** REQUIREMENT **
Copy out every line from the records that includes "inclined".

** LISTED RECORDS **
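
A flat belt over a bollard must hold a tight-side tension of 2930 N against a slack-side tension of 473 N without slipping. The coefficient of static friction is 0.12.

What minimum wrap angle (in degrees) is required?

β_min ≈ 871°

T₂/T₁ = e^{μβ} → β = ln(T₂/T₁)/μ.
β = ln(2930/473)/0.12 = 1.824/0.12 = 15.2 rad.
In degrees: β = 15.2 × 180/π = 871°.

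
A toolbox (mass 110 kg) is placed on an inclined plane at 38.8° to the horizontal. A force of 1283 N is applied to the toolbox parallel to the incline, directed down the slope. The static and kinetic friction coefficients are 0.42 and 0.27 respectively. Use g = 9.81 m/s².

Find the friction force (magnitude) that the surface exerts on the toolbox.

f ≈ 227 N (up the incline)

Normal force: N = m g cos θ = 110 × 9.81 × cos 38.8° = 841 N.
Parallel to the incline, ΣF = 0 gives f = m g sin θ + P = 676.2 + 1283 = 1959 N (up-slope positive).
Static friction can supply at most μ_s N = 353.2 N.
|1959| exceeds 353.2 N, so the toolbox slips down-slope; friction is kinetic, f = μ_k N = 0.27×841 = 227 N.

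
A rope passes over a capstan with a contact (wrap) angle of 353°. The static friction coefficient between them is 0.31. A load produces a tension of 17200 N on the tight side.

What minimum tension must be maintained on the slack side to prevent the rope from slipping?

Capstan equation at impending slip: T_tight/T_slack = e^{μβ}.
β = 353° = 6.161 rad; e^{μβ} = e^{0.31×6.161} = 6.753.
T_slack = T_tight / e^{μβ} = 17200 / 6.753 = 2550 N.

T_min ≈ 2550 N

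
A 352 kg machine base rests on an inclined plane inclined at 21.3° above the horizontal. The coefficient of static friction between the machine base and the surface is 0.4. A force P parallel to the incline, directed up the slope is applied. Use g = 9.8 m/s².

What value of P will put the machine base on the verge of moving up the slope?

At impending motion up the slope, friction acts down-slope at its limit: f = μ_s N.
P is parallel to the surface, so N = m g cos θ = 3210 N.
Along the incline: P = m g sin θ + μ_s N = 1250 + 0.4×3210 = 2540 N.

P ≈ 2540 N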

** SOLUTION TO THE PROBLEM **
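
A toolbox (mass 110 kg) is placed on an inclined plane at 38.8° to the horizontal. A force of 1283 N is applied to the toolbox parallel to the incline, directed down the slope. The static and kinetic friction coefficients are 0.42 and 0.27 respectively. Use g = 9.81 m/s².
A 352 kg machine base rests on an inclined plane inclined at 21.3° above the horizontal. The coefficient of static friction between the machine base and the surface is 0.4. A force P parallel to the incline, directed up the slope is applied. Use g = 9.8 m/s².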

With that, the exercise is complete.